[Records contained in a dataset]
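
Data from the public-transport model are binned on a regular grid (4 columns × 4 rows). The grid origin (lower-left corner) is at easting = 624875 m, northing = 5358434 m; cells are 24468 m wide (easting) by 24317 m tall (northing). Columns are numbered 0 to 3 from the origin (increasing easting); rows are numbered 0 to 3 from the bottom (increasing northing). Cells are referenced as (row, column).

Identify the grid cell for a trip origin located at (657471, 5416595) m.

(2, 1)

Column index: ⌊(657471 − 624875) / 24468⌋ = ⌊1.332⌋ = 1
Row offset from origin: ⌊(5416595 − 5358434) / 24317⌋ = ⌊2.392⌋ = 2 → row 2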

• **WHAT THE TASK ASKS**
Print exactly the lines from the one containing "Identify the grid" through the last line of the records above, both included.

• **SOLUTION**
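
Identify the grid cell for a trip origin located at (657471, 5416595) m.

(2, 1)

Column index: ⌊(657471 − 624875) / 24468⌋ = ⌊1.332⌋ = 1
Row offset from origin: ⌊(5416595 − 5358434) / 24317⌋ = ⌊2.392⌋ = 2 → row 2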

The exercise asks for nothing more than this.